── INFORMATION SUPPLIED
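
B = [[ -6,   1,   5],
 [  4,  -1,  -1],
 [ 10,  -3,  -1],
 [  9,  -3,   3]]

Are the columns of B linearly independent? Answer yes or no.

Row reduce B to echelon form.
R2 ← R2 + (2/3)·R1: [0, -1/3, 7/3]
R3 ← R3 + (5/3)·R1: [0, -4/3, 22/3]
R4 ← R4 + (3/2)·R1: [0, -3/2, 21/2]
R3 ← R3 − (4)·R2: [0, 0, -2]
R4 ← R4 − (9/2)·R2: [0, 0, 0]
3 pivots among 3 columns.
Every column is a pivot column, so the columns are linearly independent.

yes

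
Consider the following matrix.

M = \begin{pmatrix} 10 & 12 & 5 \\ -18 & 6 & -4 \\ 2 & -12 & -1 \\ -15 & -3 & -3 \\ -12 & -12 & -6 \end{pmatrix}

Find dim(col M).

Row reduce to echelon form.
R2 ← R2 + (9/5)·R1: [0, 138/5, 5]
R3 ← R3 − (1/5)·R1: [0, -72/5, -2]
R4 ← R4 + (3/2)·R1: [0, 15, 9/2]
R5 ← R5 + (6/5)·R1: [0, 12/5, 0]
R3 ← R3 + (12/23)·R2: [0, 0, 14/23]
R4 ← R4 − (25/46)·R2: [0, 0, 41/23]
R5 ← R5 − (2/23)·R2: [0, 0, -10/23]
R4 ← R4 − (41/14)·R3: [0, 0, 0]
R5 ← R5 + (5/7)·R3: [0, 0, 0]
Echelon form has 3 nonzero rows, so rank(M) = 3.
The column space has dimension equal to the rank: 3.

3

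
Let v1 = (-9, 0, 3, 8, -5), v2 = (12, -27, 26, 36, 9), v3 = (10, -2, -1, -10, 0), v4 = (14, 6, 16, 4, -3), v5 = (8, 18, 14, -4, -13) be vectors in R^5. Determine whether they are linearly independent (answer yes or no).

Form the matrix with these vectors as rows and row reduce.
R2 ← R2 + (4/3)·R1: [0, -27, 30, 140/3, 7/3]
R3 ← R3 + (10/9)·R1: [0, -2, 7/3, -10/9, -50/9]
R4 ← R4 + (14/9)·R1: [0, 6, 62/3, 148/9, -97/9]
R5 ← R5 + (8/9)·R1: [0, 18, 50/3, 28/9, -157/9]
R3 ← R3 − (2/27)·R2: [0, 0, 1/9, -370/81, -464/81]
R4 ← R4 + (2/9)·R2: [0, 0, 82/3, 724/27, -277/27]
R5 ← R5 + (2/3)·R2: [0, 0, 110/3, 308/9, -143/9]
R4 ← R4 − (246)·R3: [0, 0, 0, 31064/27, 37771/27]
R5 ← R5 − (330)·R3: [0, 0, 0, 41624/27, 50611/27]
R5 ← R5 − (473/353)·R4: [0, 0, 0, 0, 0]
4 nonzero rows, so the 5 vectors span a space of dimension 4.
Since 4 < 5, the vectors are linearly dependent.

no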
────
• [WHAT NEEDS TO BE DONE]
Take the line above containing "Are the columns", the line containing "10 & 12 & 5", and all lines in between, and copy them exactly without anything else.

• [RESPONSE TO THIS TASK]
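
Are the columns of B linearly independent? Answer yes or no.

Row reduce B to echelon form.
R2 ← R2 + (2/3)·R1: [0, -1/3, 7/3]
R3 ← R3 + (5/3)·R1: [0, -4/3, 22/3]
R4 ← R4 + (3/2)·R1: [0, -3/2, 21/2]
R3 ← R3 − (4)·R2: [0, 0, -2]
R4 ← R4 − (9/2)·R2: [0, 0, 0]
3 pivots among 3 columns.
Every column is a pivot column, so the columns are linearly independent.

yes

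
Consider the following matrix.

M = \begin{pmatrix} 10 & 12 & 5 \\ -18 & 6 & -4 \\ 2 & -12 & -1 \\ -15 & -3 & -3 \\ -12 & -12 & -6 \end{pmatrix}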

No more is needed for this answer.